§ SUPPLIED DATA:

* * * * *

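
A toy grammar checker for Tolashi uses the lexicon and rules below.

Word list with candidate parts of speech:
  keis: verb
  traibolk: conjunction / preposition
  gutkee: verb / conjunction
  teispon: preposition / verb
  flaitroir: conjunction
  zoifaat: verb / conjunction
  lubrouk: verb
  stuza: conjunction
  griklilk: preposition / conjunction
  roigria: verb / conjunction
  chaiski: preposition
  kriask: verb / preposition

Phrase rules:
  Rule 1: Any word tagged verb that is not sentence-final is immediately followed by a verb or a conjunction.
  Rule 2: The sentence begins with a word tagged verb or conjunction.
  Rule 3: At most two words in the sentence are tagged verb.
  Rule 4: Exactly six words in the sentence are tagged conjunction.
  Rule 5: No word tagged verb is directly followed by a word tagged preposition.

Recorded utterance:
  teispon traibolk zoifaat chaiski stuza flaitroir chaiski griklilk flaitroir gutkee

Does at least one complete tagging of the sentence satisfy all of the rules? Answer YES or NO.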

* * * * *

§ WORK TASK: Counting the lines of the material that hold the string "followed", state the total and nothing besides.

§ SOLUTION TO THE PROBLEM: 2